*Records contained in a dataset*
=== Begin Enclosure ===
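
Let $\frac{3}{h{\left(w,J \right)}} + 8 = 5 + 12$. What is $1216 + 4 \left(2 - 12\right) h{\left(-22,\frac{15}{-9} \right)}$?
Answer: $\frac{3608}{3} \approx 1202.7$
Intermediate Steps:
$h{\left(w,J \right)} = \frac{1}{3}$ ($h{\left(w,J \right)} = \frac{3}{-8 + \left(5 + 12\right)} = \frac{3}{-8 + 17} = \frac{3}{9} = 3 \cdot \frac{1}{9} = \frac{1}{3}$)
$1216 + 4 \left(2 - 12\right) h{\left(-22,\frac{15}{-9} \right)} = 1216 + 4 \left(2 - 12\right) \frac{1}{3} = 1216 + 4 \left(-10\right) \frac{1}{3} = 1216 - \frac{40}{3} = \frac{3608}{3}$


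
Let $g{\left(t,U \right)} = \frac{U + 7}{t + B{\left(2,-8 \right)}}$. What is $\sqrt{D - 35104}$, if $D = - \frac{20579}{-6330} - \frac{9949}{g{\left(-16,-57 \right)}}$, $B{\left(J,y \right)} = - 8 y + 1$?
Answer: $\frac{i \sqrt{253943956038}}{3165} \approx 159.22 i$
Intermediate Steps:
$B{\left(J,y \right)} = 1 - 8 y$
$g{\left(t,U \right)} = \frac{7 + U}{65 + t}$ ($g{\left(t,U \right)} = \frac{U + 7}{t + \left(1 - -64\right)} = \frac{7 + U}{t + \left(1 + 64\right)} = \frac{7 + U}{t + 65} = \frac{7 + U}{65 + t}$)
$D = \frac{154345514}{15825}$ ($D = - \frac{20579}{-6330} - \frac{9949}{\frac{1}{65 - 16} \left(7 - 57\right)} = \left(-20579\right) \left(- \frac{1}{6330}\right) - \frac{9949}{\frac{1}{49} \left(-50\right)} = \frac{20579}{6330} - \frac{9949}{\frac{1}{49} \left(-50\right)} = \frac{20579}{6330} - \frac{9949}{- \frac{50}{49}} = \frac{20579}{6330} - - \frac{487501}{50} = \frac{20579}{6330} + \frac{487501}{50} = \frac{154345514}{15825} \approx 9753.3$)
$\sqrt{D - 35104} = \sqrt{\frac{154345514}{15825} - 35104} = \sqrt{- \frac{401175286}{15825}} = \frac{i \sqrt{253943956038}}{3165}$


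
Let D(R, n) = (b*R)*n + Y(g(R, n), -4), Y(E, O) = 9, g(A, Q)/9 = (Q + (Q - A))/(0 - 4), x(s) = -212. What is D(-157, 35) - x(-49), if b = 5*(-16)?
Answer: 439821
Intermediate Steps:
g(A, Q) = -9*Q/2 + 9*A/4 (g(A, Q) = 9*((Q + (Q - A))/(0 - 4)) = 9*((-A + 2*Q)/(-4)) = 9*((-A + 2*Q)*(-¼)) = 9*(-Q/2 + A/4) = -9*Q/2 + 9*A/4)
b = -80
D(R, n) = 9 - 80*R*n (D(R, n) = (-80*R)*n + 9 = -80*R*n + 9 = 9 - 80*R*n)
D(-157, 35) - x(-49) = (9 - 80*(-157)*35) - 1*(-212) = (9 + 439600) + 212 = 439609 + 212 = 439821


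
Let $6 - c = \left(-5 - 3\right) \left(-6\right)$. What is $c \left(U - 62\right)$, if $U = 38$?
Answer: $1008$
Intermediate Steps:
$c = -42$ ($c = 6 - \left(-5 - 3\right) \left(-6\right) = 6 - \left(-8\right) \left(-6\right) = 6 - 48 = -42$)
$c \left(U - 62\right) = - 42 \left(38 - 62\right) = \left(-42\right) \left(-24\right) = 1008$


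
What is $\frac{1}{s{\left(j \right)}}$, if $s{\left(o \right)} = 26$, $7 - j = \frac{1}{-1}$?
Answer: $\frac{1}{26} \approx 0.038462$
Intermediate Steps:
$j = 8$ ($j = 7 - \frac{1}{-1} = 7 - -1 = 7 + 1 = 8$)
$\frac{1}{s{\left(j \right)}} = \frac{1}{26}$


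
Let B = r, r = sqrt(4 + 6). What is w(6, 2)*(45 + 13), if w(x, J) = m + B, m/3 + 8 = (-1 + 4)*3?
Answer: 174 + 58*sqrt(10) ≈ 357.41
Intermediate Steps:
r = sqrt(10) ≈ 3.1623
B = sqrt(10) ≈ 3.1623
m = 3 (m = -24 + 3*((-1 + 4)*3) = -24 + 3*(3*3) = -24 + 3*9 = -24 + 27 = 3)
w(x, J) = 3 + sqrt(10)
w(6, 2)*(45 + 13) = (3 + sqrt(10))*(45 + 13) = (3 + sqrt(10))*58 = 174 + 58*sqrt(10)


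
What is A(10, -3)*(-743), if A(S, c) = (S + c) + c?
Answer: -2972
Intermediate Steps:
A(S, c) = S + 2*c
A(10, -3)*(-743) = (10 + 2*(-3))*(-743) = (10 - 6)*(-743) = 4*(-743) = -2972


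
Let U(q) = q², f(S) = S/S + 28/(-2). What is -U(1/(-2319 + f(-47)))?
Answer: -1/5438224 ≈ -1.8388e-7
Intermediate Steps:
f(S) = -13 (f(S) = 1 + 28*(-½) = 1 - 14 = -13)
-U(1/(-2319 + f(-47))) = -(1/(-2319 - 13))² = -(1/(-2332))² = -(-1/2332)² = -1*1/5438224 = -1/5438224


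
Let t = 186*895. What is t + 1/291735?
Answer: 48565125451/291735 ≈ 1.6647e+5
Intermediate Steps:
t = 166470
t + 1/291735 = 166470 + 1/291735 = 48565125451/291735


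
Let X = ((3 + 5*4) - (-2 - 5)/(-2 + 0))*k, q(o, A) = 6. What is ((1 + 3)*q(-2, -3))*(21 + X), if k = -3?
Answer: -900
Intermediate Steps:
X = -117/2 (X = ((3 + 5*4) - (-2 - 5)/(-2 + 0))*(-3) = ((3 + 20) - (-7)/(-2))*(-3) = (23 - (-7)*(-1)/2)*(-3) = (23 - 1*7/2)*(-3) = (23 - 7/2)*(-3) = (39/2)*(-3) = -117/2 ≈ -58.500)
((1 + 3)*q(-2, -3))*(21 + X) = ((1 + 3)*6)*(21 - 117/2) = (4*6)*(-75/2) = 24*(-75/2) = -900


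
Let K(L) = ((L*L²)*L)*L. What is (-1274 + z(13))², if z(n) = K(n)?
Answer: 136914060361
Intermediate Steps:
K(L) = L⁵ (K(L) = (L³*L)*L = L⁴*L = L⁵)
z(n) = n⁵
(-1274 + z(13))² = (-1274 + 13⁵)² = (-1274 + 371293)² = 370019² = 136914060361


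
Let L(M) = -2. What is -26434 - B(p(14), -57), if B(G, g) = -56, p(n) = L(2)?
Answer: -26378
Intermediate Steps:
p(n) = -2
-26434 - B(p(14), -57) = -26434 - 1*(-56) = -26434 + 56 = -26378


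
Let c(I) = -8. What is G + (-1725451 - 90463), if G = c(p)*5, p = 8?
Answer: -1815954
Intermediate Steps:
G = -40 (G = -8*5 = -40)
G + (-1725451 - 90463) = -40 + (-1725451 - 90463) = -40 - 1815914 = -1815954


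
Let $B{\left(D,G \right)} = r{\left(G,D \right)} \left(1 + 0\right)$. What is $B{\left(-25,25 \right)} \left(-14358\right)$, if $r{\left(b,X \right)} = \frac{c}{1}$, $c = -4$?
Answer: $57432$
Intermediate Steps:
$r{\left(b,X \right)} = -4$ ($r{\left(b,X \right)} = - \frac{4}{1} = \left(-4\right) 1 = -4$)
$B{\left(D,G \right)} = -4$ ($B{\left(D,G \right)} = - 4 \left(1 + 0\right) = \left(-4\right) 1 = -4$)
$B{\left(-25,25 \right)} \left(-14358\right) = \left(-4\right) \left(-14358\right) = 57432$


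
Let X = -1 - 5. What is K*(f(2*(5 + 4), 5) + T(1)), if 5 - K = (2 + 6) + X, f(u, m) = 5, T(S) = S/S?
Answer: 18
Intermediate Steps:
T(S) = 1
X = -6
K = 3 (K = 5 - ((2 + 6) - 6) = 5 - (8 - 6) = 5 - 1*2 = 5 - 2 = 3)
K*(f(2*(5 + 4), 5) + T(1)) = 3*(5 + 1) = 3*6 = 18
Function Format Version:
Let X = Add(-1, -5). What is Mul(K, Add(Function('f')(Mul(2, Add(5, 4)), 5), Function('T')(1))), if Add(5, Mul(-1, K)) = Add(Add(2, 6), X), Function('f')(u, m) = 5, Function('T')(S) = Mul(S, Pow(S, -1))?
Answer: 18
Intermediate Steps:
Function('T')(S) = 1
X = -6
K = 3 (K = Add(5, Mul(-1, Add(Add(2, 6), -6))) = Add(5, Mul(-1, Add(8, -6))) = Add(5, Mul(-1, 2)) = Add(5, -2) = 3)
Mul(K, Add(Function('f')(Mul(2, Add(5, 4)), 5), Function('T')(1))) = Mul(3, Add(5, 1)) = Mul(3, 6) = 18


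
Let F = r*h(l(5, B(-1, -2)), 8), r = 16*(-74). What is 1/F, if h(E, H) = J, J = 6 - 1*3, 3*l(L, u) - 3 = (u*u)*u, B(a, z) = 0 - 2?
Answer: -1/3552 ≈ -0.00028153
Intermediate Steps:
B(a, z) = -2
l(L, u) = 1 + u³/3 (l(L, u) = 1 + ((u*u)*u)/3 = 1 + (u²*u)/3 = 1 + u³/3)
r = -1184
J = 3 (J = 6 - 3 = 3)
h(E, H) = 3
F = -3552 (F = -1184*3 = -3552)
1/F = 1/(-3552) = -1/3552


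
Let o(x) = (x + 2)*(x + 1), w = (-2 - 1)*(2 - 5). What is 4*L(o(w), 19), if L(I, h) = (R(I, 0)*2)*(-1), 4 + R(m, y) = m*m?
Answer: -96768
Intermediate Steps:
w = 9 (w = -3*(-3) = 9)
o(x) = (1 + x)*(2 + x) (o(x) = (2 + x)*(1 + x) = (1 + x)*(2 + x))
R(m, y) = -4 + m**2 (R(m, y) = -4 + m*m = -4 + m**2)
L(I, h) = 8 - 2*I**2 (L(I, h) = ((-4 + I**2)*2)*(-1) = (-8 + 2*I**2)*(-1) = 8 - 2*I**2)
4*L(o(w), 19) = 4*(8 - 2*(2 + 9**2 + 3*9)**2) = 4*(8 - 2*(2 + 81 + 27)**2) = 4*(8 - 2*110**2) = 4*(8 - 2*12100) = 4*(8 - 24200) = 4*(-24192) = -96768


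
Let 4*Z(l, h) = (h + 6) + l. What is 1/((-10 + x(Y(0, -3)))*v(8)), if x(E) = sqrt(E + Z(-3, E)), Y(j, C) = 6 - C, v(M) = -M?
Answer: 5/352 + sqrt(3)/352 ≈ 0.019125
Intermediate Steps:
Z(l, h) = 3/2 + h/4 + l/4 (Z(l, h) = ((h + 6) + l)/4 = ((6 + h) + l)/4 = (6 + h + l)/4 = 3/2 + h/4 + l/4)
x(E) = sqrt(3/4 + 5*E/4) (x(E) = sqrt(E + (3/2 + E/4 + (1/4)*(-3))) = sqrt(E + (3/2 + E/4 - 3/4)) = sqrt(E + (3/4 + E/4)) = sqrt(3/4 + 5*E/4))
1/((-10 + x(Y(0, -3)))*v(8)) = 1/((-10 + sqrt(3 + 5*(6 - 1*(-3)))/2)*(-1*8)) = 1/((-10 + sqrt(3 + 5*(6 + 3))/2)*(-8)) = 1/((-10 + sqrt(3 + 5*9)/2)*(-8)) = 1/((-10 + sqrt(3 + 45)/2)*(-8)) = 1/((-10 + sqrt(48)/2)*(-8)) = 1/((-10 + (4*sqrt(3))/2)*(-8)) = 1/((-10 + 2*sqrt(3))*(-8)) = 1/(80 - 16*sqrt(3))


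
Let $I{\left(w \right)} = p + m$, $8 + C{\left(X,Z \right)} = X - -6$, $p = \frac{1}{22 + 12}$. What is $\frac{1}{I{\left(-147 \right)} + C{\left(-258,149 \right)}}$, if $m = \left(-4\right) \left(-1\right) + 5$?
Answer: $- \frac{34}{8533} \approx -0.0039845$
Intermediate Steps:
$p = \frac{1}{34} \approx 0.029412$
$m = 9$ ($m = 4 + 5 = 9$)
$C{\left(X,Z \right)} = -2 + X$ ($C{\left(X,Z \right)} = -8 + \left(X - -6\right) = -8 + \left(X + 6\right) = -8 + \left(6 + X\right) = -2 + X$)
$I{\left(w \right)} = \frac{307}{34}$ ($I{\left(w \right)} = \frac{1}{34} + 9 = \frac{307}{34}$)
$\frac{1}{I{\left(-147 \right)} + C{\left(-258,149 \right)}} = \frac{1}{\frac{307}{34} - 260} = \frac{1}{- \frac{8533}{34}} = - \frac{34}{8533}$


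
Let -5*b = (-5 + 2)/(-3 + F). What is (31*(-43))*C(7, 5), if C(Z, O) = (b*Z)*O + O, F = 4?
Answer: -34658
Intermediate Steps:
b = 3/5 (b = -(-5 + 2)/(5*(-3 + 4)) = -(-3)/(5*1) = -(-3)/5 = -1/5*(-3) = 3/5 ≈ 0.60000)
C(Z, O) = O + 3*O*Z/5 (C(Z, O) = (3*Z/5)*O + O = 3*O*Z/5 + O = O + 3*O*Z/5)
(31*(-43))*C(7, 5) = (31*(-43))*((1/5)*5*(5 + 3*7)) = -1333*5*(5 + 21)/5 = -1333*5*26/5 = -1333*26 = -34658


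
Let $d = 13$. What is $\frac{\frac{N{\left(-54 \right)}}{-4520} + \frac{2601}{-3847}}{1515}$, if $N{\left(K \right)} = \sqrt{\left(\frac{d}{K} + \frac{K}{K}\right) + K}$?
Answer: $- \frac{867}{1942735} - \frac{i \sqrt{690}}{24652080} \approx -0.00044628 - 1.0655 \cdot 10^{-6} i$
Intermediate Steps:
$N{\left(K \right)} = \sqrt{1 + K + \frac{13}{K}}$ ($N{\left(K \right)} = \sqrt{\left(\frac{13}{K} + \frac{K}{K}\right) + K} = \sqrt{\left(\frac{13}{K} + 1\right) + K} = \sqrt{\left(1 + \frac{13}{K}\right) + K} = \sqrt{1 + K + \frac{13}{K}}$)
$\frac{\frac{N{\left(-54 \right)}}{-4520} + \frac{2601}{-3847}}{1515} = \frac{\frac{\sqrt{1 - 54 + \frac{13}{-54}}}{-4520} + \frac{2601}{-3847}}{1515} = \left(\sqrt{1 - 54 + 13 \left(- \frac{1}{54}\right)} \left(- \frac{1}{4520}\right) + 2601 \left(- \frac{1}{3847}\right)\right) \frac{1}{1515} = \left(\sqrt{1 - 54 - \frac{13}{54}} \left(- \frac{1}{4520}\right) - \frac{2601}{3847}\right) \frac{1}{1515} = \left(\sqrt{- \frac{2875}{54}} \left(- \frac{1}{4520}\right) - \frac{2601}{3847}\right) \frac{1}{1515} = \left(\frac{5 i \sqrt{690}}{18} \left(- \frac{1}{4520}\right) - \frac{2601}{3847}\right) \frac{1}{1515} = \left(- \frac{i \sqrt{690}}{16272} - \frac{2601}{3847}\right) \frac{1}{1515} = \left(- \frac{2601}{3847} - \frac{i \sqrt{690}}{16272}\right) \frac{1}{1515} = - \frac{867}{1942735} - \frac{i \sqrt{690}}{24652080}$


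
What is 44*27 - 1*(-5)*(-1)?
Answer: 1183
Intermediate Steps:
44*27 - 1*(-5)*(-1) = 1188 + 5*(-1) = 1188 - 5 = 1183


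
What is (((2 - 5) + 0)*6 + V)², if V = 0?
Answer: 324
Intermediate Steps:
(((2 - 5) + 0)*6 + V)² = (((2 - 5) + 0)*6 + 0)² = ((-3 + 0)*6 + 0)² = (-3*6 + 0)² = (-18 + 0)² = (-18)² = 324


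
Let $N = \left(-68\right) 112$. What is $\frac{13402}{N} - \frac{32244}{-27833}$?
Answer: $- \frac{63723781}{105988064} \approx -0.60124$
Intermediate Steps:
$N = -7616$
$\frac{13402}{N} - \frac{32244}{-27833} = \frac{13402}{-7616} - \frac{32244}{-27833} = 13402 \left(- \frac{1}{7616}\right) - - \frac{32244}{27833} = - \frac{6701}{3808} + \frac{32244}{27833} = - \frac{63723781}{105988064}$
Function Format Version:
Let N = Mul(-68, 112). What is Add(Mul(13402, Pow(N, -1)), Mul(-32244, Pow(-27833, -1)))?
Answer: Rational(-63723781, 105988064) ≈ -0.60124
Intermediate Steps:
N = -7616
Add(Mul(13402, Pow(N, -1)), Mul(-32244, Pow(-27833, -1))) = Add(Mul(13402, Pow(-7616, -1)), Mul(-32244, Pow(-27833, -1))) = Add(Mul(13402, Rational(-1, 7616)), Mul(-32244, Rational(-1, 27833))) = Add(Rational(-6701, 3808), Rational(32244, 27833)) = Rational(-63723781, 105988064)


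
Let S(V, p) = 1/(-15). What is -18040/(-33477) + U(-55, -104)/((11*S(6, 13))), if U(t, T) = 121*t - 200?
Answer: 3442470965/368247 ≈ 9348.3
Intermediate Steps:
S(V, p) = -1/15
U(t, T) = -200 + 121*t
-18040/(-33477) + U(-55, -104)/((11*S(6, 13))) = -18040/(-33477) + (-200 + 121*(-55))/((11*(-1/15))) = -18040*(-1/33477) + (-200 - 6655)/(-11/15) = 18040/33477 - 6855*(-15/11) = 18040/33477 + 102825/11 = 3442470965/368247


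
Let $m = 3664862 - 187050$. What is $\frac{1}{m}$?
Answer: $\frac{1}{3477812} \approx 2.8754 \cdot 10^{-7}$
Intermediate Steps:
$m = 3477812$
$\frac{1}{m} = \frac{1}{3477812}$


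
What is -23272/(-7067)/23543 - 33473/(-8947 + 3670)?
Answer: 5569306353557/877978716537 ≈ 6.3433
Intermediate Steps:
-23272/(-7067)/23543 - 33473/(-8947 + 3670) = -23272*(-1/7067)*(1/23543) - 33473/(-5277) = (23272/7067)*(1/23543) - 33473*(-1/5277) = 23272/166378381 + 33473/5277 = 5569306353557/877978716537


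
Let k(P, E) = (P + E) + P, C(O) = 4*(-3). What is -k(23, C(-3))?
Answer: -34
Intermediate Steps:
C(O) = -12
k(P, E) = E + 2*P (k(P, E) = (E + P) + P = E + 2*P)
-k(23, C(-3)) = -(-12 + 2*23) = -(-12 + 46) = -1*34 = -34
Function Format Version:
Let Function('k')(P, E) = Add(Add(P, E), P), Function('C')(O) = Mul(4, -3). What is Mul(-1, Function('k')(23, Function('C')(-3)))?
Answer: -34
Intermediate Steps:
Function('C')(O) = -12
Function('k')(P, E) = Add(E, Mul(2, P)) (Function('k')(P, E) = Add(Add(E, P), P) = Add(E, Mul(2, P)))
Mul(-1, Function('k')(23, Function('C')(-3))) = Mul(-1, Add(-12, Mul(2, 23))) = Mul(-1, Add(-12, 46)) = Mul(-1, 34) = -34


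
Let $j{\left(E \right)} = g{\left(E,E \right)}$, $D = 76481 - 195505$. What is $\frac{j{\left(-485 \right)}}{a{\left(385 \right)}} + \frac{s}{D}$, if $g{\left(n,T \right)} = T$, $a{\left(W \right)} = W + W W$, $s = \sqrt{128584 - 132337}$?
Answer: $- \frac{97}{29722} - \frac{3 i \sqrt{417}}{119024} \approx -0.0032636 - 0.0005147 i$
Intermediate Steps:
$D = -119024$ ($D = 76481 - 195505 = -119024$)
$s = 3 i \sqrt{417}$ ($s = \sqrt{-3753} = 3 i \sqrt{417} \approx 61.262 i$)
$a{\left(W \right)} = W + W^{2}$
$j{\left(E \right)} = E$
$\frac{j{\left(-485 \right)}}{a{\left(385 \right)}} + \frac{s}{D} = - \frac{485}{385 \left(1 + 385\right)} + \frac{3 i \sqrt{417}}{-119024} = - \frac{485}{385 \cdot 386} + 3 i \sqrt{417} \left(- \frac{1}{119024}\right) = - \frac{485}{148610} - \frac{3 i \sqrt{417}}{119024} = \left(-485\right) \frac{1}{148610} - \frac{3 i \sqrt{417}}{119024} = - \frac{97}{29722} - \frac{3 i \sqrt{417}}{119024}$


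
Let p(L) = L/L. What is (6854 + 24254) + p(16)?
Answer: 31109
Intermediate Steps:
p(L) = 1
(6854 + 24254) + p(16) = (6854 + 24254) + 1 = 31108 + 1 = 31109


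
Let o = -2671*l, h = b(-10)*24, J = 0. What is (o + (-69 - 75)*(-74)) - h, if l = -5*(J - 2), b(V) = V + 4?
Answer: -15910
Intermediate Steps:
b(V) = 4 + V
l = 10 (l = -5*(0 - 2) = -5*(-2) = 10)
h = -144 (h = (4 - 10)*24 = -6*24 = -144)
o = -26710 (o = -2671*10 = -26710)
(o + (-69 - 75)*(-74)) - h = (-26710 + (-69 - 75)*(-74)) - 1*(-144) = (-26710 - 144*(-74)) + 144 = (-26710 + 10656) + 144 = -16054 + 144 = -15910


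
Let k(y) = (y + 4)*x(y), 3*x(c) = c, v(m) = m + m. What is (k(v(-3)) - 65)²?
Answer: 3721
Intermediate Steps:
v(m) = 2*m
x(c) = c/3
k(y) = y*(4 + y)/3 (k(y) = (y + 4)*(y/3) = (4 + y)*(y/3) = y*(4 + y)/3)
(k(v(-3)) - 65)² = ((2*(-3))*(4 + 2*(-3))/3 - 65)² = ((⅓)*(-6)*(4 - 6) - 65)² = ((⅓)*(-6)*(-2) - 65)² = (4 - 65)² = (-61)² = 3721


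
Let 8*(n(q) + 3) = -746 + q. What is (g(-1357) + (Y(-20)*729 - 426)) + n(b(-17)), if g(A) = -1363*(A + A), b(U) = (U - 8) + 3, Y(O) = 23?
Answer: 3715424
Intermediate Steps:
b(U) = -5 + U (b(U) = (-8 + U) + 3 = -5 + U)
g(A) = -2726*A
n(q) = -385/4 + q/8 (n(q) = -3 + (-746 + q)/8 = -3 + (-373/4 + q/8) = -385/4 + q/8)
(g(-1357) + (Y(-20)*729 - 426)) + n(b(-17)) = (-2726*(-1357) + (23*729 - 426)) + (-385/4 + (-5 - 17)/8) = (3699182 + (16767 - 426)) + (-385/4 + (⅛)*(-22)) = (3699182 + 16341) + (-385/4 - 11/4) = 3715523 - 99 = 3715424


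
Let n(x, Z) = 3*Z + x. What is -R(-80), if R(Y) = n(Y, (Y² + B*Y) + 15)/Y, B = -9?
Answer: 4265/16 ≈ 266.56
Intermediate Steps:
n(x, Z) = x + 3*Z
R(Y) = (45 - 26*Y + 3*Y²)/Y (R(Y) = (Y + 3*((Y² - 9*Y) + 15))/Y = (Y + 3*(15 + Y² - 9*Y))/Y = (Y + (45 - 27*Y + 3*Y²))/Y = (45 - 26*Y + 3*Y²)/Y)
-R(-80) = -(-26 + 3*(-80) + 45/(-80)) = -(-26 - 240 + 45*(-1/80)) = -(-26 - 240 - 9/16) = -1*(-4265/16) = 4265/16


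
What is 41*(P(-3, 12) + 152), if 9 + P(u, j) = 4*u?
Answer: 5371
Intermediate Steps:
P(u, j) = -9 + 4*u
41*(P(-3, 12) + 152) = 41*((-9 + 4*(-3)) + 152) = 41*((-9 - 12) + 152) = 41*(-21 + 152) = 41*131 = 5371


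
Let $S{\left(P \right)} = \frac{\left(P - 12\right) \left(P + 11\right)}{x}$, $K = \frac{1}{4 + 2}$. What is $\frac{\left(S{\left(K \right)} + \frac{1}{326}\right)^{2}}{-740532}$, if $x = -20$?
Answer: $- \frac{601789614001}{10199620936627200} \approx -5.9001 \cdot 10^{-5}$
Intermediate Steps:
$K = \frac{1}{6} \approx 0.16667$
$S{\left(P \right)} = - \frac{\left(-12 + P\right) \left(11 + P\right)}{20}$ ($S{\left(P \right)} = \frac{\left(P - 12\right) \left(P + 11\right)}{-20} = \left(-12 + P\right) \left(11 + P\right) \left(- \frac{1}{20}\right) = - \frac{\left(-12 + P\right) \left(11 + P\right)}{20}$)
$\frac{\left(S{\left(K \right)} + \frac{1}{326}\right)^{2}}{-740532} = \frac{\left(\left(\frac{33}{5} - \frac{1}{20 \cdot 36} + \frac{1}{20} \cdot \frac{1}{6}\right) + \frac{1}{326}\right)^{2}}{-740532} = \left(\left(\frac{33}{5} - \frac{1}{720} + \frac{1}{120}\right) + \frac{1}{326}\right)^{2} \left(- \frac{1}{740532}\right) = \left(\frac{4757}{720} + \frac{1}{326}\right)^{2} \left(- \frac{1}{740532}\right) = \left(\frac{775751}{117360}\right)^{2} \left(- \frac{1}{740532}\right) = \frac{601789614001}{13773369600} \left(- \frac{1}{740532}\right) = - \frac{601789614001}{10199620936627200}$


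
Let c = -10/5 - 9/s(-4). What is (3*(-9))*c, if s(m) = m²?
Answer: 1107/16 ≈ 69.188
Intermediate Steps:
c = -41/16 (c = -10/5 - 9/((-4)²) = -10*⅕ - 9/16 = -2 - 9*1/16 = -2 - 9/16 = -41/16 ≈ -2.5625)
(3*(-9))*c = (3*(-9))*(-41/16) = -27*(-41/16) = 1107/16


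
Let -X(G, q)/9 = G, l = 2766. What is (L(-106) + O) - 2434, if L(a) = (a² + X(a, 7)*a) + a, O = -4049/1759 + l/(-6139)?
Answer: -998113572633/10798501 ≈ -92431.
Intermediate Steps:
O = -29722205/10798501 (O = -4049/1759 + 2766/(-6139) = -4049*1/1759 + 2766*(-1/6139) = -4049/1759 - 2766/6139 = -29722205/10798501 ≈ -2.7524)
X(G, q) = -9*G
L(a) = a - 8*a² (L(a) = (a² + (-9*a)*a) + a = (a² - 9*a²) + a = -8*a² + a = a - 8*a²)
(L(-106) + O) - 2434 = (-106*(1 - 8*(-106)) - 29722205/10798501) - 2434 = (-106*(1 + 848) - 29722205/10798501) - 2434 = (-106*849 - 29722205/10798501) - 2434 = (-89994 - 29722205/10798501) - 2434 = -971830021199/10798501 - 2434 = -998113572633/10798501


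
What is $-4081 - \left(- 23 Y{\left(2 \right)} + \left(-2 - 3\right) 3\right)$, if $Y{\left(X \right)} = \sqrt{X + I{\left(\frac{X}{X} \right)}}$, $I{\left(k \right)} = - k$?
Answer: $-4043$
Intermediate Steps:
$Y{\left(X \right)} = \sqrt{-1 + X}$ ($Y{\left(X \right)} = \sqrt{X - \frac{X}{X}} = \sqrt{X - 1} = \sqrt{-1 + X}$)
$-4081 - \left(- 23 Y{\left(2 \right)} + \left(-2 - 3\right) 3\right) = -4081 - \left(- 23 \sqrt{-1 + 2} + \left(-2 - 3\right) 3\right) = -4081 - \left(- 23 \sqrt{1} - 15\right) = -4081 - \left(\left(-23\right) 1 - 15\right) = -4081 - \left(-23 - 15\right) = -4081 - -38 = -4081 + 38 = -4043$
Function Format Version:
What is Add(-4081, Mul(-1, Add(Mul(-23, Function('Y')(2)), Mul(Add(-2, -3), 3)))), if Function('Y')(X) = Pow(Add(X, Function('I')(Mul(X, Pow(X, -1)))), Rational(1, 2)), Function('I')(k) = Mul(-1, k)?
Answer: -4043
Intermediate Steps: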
=== End Enclosure ===
*About this exercise*
Look through the entries above and quote exactly the lines from the line with "Let D(R, n)" to the line with "Let $6 - c = \left(-5", counting both of those lines.

*Task result*
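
Let D(R, n) = (b*R)*n + Y(g(R, n), -4), Y(E, O) = 9, g(A, Q)/9 = (Q + (Q - A))/(0 - 4), x(s) = -212. What is D(-157, 35) - x(-49), if b = 5*(-16)?
Answer: 439821
Intermediate Steps:
g(A, Q) = -9*Q/2 + 9*A/4 (g(A, Q) = 9*((Q + (Q - A))/(0 - 4)) = 9*((-A + 2*Q)/(-4)) = 9*((-A + 2*Q)*(-¼)) = 9*(-Q/2 + A/4) = -9*Q/2 + 9*A/4)
b = -80
D(R, n) = 9 - 80*R*n (D(R, n) = (-80*R)*n + 9 = -80*R*n + 9 = 9 - 80*R*n)
D(-157, 35) - x(-49) = (9 - 80*(-157)*35) - 1*(-212) = (9 + 439600) + 212 = 439609 + 212 = 439821


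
Let $6 - c = \left(-5 - 3\right) \left(-6\right)$. What is $c \left(U - 62\right)$, if $U = 38$?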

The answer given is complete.